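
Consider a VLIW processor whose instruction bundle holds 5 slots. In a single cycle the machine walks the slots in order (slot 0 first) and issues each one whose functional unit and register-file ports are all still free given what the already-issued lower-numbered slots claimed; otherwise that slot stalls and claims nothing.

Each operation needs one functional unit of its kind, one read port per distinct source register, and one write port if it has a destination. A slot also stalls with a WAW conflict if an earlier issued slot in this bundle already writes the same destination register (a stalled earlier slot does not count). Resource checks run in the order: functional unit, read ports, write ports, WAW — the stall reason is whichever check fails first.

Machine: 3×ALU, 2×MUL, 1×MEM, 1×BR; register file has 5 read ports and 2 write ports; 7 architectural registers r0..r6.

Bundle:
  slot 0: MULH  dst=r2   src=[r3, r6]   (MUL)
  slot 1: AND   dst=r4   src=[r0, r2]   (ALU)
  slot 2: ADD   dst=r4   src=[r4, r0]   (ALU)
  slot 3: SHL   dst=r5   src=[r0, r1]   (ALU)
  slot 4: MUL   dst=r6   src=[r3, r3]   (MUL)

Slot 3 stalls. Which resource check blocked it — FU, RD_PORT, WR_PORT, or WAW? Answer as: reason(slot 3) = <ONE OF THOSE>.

  0. MUL→r2 ⇒ go  {3A/1Mu/1Ld/1B | 3r 1w}
  1. ALU→r4 ⇒ go  {2A/1Mu/1Ld/1B | 1r 0w}
  2. ALU→r4 ⇒ no(RD_PORT)  {2A/1Mu/1Ld/1B | 1r 0w}
  3. ALU→r5 ⇒ no(RD_PORT)  {2A/1Mu/1Ld/1B | 1r 0w}
  4. MUL→r6 ⇒ no(WR_PORT)  {2A/1Mu/1Ld/1B | 1r 0w}

reason(slot 3) = RD_PORT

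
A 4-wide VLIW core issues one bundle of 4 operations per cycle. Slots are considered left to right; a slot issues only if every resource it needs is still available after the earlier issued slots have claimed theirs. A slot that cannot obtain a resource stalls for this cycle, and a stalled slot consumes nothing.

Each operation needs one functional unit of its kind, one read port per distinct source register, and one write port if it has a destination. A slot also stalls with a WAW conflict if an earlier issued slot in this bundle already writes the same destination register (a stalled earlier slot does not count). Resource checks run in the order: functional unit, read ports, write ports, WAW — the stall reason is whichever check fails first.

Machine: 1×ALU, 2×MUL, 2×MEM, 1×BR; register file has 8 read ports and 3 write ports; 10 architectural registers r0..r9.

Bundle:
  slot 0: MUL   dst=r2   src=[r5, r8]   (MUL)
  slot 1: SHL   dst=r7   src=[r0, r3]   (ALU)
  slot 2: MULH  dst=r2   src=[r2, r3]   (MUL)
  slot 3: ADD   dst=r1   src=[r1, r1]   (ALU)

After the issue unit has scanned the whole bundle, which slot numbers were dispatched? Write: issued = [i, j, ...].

#0 MUL src=r5,r8 dispatched  <A:1 Mu:1 Ld:2 B:1 rd:6 wr:2>
#1 ALU src=r0,r3 dispatched  <A:0 Mu:1 Ld:2 B:1 rd:4 wr:1>
#2 MUL src=r2,r3 held:WAW  <A:0 Mu:1 Ld:2 B:1 rd:4 wr:1>
#3 ALU src=r1,r1 held:FU  <A:0 Mu:1 Ld:2 B:1 rd:4 wr:1>

issued = [0, 1]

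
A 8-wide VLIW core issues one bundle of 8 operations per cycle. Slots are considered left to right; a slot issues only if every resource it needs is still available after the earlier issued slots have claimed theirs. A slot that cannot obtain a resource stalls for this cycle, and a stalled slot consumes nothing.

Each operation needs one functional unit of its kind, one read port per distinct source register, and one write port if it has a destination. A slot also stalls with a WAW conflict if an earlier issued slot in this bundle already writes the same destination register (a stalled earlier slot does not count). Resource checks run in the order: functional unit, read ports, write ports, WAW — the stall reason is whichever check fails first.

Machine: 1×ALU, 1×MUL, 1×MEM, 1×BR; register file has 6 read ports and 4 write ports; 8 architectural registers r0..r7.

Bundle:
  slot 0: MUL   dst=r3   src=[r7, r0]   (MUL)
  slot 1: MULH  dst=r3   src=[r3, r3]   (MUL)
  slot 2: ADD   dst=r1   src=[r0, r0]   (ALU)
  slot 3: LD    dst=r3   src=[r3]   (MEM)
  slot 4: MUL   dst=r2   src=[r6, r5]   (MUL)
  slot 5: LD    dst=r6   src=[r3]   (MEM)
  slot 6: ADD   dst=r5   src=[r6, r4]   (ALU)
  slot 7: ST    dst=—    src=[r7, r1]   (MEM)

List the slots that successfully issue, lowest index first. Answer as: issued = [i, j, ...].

#0 MUL src=r7,r0 dispatched  <A:1 Mu:0 Ld:1 B:1 rd:4 wr:3>
#1 MUL src=r3,r3 held:FU  <A:1 Mu:0 Ld:1 B:1 rd:4 wr:3>
#2 ALU src=r0,r0 dispatched  <A:0 Mu:0 Ld:1 B:1 rd:3 wr:2>
#3 MEM src=r3 held:WAW  <A:0 Mu:0 Ld:1 B:1 rd:3 wr:2>
#4 MUL src=r6,r5 held:FU  <A:0 Mu:0 Ld:1 B:1 rd:3 wr:2>
#5 MEM src=r3 dispatched  <A:0 Mu:0 Ld:0 B:1 rd:2 wr:1>
#6 ALU src=r6,r4 held:FU  <A:0 Mu:0 Ld:0 B:1 rd:2 wr:1>
#7 MEM src=r7,r1 held:FU  <A:0 Mu:0 Ld:0 B:1 rd:2 wr:1>

issued = [0, 2, 5]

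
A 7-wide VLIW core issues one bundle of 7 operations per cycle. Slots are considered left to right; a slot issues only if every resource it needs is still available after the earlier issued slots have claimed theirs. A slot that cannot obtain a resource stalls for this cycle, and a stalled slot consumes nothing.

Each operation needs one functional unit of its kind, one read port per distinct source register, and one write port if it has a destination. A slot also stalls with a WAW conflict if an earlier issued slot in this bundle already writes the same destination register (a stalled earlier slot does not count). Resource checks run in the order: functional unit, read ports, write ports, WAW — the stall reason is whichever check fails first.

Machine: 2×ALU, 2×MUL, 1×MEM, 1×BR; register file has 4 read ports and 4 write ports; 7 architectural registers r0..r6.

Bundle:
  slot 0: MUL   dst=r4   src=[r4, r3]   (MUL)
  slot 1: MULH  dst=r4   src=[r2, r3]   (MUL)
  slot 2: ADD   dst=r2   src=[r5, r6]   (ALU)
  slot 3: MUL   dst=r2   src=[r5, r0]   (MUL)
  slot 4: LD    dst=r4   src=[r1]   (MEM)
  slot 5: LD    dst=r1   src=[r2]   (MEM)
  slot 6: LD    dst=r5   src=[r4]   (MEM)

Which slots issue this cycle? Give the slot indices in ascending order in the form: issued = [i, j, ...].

issued = [0, 2]

#0 MUL src=r4,r3 dispatched  <A:2 Mu:1 Ld:1 B:1 rd:2 wr:3>
#1 MUL src=r2,r3 held:WAW  <A:2 Mu:1 Ld:1 B:1 rd:2 wr:3>
#2 ALU src=r5,r6 dispatched  <A:1 Mu:1 Ld:1 B:1 rd:0 wr:2>
#3 MUL src=r5,r0 held:RD_PORT  <A:1 Mu:1 Ld:1 B:1 rd:0 wr:2>
#4 MEM src=r1 held:RD_PORT  <A:1 Mu:1 Ld:1 B:1 rd:0 wr:2>
#5 MEM src=r2 held:RD_PORT  <A:1 Mu:1 Ld:1 B:1 rd:0 wr:2>
#6 MEM src=r4 held:RD_PORT  <A:1 Mu:1 Ld:1 B:1 rd:0 wr:2>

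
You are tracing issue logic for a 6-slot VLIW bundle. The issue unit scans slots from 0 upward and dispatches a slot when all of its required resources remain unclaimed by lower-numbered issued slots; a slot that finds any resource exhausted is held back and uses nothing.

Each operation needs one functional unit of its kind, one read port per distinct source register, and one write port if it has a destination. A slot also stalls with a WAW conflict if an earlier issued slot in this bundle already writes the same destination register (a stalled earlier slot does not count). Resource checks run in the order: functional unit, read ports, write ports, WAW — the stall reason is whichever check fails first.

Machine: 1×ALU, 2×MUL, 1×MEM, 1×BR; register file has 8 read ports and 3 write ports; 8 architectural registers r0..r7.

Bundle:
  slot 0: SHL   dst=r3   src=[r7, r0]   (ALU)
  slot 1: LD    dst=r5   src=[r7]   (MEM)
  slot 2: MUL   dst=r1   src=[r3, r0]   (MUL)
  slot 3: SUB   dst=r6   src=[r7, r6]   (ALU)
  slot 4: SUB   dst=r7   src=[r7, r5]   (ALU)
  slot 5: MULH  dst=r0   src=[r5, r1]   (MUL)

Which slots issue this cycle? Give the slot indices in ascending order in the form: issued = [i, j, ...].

issued = [0, 1, 2]

(0) want 1×ALU +2rd +1wr — yes → AL0|MU2|ME1|BR1|rd6|wr2
(1) want 1×MEM +1rd +1wr — yes → AL0|MU2|ME0|BR1|rd5|wr1
(2) want 1×MUL +2rd +1wr — yes → AL0|MU1|ME0|BR1|rd3|wr0
(3) want 1×ALU +2rd +1wr — FU → AL0|MU1|ME0|BR1|rd3|wr0
(4) want 1×ALU +2rd +1wr — FU → AL0|MU1|ME0|BR1|rd3|wr0
(5) want 1×MUL +2rd +1wr — WR_PORT → AL0|MU1|ME0|BR1|rd3|wr0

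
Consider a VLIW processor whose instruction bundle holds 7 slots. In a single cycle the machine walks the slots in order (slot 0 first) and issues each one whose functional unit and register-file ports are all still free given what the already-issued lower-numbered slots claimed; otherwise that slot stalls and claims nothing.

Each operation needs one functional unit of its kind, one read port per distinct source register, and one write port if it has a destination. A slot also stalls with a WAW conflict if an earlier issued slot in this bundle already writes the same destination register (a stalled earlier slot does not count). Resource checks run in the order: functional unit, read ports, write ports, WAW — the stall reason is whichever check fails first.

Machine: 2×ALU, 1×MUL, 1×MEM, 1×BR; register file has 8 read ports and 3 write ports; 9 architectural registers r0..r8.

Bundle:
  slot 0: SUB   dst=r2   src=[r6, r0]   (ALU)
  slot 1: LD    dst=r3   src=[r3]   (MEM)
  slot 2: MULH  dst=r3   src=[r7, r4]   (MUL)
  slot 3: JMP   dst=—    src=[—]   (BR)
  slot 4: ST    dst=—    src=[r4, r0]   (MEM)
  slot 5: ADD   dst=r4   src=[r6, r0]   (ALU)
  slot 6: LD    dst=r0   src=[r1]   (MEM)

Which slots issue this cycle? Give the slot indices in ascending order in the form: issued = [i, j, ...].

issued = [0, 1, 3, 5]

#0 ALU src=r6,r0 dispatched  <A:1 Mu:1 Ld:1 B:1 rd:6 wr:2>
#1 MEM src=r3 dispatched  <A:1 Mu:1 Ld:0 B:1 rd:5 wr:1>
#2 MUL src=r7,r4 held:WAW  <A:1 Mu:1 Ld:0 B:1 rd:5 wr:1>
#3 BR src=- dispatched  <A:1 Mu:1 Ld:0 B:0 rd:5 wr:1>
#4 MEM src=r4,r0 held:FU  <A:1 Mu:1 Ld:0 B:0 rd:5 wr:1>
#5 ALU src=r6,r0 dispatched  <A:0 Mu:1 Ld:0 B:0 rd:3 wr:0>
#6 MEM src=r1 held:FU  <A:0 Mu:1 Ld:0 B:0 rd:3 wr:0>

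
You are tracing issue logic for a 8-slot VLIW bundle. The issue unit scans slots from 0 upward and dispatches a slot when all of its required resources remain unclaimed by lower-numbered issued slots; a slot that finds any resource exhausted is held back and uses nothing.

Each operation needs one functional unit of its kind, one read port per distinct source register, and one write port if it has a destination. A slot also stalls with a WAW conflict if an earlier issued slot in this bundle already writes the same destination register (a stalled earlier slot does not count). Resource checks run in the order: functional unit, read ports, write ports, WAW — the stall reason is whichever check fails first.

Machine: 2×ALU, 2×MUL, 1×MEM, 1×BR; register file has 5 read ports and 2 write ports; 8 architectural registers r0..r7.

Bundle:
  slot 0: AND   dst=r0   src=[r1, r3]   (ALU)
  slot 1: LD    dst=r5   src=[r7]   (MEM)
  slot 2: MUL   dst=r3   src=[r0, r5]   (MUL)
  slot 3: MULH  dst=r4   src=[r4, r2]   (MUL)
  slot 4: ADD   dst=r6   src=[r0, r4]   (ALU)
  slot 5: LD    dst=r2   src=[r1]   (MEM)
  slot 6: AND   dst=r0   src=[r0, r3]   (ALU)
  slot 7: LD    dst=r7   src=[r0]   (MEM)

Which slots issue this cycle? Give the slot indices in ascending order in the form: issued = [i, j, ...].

slot 0 (ALU): ISSUE — free A1,Mu2,Ld1,B1 rp3 wp1
slot 1 (MEM): ISSUE — free A1,Mu2,Ld0,B1 rp2 wp0
slot 2 (MUL): stall WR_PORT — free A1,Mu2,Ld0,B1 rp2 wp0
slot 3 (MUL): stall WR_PORT — free A1,Mu2,Ld0,B1 rp2 wp0
slot 4 (ALU): stall WR_PORT — free A1,Mu2,Ld0,B1 rp2 wp0
slot 5 (MEM): stall FU — free A1,Mu2,Ld0,B1 rp2 wp0
slot 6 (ALU): stall WR_PORT — free A1,Mu2,Ld0,B1 rp2 wp0
slot 7 (MEM): stall FU — free A1,Mu2,Ld0,B1 rp2 wp0

issued = [0, 1]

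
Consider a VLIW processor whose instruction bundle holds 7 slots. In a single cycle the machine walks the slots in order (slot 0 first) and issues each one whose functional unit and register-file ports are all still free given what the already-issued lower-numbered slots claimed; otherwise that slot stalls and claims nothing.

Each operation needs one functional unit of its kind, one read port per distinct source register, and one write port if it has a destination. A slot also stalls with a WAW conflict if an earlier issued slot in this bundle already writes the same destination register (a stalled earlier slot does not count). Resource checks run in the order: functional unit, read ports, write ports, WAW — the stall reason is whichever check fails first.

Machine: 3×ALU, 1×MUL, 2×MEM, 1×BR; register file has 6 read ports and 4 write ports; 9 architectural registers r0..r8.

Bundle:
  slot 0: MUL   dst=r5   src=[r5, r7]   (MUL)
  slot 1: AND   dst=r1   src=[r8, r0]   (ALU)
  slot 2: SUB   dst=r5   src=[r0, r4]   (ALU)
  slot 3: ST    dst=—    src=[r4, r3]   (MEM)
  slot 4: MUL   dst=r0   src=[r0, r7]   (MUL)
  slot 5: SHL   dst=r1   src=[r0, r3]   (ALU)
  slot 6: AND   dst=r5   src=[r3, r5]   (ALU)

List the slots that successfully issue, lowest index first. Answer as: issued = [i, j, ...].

issued = [0, 1, 3]

#0 MUL src=r5,r7 dispatched  <A:3 Mu:0 Ld:2 B:1 rd:4 wr:3>
#1 ALU src=r8,r0 dispatched  <A:2 Mu:0 Ld:2 B:1 rd:2 wr:2>
#2 ALU src=r0,r4 held:WAW  <A:2 Mu:0 Ld:2 B:1 rd:2 wr:2>
#3 MEM src=r4,r3 dispatched  <A:2 Mu:0 Ld:1 B:1 rd:0 wr:2>
#4 MUL src=r0,r7 held:FU  <A:2 Mu:0 Ld:1 B:1 rd:0 wr:2>
#5 ALU src=r0,r3 held:RD_PORT  <A:2 Mu:0 Ld:1 B:1 rd:0 wr:2>
#6 ALU src=r3,r5 held:RD_PORT  <A:2 Mu:0 Ld:1 B:1 rd:0 wr:2>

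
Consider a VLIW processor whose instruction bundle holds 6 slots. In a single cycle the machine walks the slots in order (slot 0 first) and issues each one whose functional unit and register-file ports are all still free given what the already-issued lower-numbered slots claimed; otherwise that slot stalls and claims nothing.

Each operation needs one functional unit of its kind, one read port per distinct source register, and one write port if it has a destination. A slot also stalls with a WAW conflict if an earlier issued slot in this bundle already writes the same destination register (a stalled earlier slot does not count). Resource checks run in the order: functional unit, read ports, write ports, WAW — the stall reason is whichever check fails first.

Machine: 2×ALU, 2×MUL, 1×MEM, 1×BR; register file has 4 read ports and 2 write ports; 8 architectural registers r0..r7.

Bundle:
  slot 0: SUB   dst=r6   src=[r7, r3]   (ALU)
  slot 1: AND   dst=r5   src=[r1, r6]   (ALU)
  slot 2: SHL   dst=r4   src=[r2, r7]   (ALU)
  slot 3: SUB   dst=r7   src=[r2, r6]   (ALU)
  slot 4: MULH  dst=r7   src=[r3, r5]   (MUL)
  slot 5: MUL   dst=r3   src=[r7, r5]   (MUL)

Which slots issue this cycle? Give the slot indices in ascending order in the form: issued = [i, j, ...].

slot 0 (ALU): ISSUE — free A1,Mu2,Ld1,B1 rp2 wp1
slot 1 (ALU): ISSUE — free A0,Mu2,Ld1,B1 rp0 wp0
slot 2 (ALU): stall FU — free A0,Mu2,Ld1,B1 rp0 wp0
slot 3 (ALU): stall FU — free A0,Mu2,Ld1,B1 rp0 wp0
slot 4 (MUL): stall RD_PORT — free A0,Mu2,Ld1,B1 rp0 wp0
slot 5 (MUL): stall RD_PORT — free A0,Mu2,Ld1,B1 rp0 wp0

issued = [0, 1]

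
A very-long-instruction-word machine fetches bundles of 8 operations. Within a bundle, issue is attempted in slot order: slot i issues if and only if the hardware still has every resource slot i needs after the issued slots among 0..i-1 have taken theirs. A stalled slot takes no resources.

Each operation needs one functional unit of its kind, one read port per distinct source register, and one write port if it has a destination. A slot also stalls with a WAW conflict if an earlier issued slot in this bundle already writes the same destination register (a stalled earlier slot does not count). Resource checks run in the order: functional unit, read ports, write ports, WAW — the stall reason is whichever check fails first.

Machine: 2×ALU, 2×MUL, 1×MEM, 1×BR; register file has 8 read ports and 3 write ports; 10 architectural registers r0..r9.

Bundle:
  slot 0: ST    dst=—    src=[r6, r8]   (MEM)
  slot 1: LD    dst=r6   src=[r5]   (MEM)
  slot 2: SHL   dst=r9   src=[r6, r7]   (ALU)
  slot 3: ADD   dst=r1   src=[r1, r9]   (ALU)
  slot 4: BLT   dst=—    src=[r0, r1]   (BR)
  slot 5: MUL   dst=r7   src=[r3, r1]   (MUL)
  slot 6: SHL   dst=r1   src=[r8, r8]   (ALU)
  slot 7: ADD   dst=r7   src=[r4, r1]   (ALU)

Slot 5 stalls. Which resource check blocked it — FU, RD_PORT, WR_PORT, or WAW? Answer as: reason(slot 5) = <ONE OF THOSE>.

#0 MEM src=r6,r8 dispatched  <A:2 Mu:2 Ld:0 B:1 rd:6 wr:3>
#1 MEM src=r5 held:FU  <A:2 Mu:2 Ld:0 B:1 rd:6 wr:3>
#2 ALU src=r6,r7 dispatched  <A:1 Mu:2 Ld:0 B:1 rd:4 wr:2>
#3 ALU src=r1,r9 dispatched  <A:0 Mu:2 Ld:0 B:1 rd:2 wr:1>
#4 BR src=r0,r1 dispatched  <A:0 Mu:2 Ld:0 B:0 rd:0 wr:1>
#5 MUL src=r3,r1 held:RD_PORT  <A:0 Mu:2 Ld:0 B:0 rd:0 wr:1>
#6 ALU src=r8,r8 held:FU  <A:0 Mu:2 Ld:0 B:0 rd:0 wr:1>
#7 ALU src=r4,r1 held:FU  <A:0 Mu:2 Ld:0 B:0 rd:0 wr:1>

reason(slot 5) = RD_PORT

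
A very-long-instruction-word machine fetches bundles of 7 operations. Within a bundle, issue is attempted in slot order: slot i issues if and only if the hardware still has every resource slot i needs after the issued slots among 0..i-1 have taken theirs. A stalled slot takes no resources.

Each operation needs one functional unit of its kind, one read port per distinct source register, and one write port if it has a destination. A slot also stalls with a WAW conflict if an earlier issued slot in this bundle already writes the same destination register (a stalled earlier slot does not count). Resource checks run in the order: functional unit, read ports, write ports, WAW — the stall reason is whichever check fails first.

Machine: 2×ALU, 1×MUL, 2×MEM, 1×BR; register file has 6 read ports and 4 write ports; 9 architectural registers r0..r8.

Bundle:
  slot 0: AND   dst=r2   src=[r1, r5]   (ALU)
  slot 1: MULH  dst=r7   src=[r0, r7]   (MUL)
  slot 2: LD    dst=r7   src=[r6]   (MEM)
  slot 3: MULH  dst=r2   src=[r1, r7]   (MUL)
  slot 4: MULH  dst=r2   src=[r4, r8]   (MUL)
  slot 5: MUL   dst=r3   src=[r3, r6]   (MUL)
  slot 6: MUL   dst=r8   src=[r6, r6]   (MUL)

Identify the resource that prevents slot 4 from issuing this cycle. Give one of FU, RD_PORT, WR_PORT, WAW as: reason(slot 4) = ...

  0. ALU→r2 ⇒ go  {1A/1Mu/2Ld/1B | 4r 3w}
  1. MUL→r7 ⇒ go  {1A/0Mu/2Ld/1B | 2r 2w}
  2. MEM→r7 ⇒ no(WAW)  {1A/0Mu/2Ld/1B | 2r 2w}
  3. MUL→r2 ⇒ no(FU)  {1A/0Mu/2Ld/1B | 2r 2w}
  4. MUL→r2 ⇒ no(FU)  {1A/0Mu/2Ld/1B | 2r 2w}
  5. MUL→r3 ⇒ no(FU)  {1A/0Mu/2Ld/1B | 2r 2w}
  6. MUL→r8 ⇒ no(FU)  {1A/0Mu/2Ld/1B | 2r 2w}

reason(slot 4) = FU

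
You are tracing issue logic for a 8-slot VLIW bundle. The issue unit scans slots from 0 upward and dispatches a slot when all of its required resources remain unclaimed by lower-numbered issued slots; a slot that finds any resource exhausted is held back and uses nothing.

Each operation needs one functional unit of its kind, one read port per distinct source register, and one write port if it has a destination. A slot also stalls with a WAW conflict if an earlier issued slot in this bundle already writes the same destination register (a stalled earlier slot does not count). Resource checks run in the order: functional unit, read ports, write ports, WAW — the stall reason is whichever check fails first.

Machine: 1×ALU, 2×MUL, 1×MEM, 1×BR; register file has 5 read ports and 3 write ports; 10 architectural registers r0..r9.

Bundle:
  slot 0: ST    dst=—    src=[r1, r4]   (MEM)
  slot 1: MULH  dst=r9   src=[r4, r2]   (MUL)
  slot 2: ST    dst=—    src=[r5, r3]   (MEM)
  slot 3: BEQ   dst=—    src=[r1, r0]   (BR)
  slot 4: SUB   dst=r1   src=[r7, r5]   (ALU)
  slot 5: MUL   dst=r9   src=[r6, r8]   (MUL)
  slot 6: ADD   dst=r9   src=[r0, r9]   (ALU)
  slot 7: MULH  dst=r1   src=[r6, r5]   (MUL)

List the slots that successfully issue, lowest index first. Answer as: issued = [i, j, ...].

[0] MEM needs rd=2 wr=0: ok; after: ALU=1 MUL=2 MEM=0 BR=1, R=3, W=3
[1] MUL needs rd=2 wr=1: ok; after: ALU=1 MUL=1 MEM=0 BR=1, R=1, W=2
[2] MEM needs rd=2 wr=0: FU; after: ALU=1 MUL=1 MEM=0 BR=1, R=1, W=2
[3] BR needs rd=2 wr=0: RD_PORT; after: ALU=1 MUL=1 MEM=0 BR=1, R=1, W=2
[4] ALU needs rd=2 wr=1: RD_PORT; after: ALU=1 MUL=1 MEM=0 BR=1, R=1, W=2
[5] MUL needs rd=2 wr=1: RD_PORT; after: ALU=1 MUL=1 MEM=0 BR=1, R=1, W=2
[6] ALU needs rd=2 wr=1: RD_PORT; after: ALU=1 MUL=1 MEM=0 BR=1, R=1, W=2
[7] MUL needs rd=2 wr=1: RD_PORT; after: ALU=1 MUL=1 MEM=0 BR=1, R=1, W=2

issued = [0, 1]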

- **Task details**
Would you retype exactly the lines above, from the line with "slot 4: BLT" to the line with "slot 7: ADD", with both end lines kept and nothing more?

- **Solution to the problem**
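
  slot 4: BLT   dst=—    src=[r0, r1]   (BR)
  slot 5: MUL   dst=r7   src=[r3, r1]   (MUL)
  slot 6: SHL   dst=r1   src=[r8, r8]   (ALU)
  slot 7: ADD   dst=r7   src=[r4, r1]   (ALU)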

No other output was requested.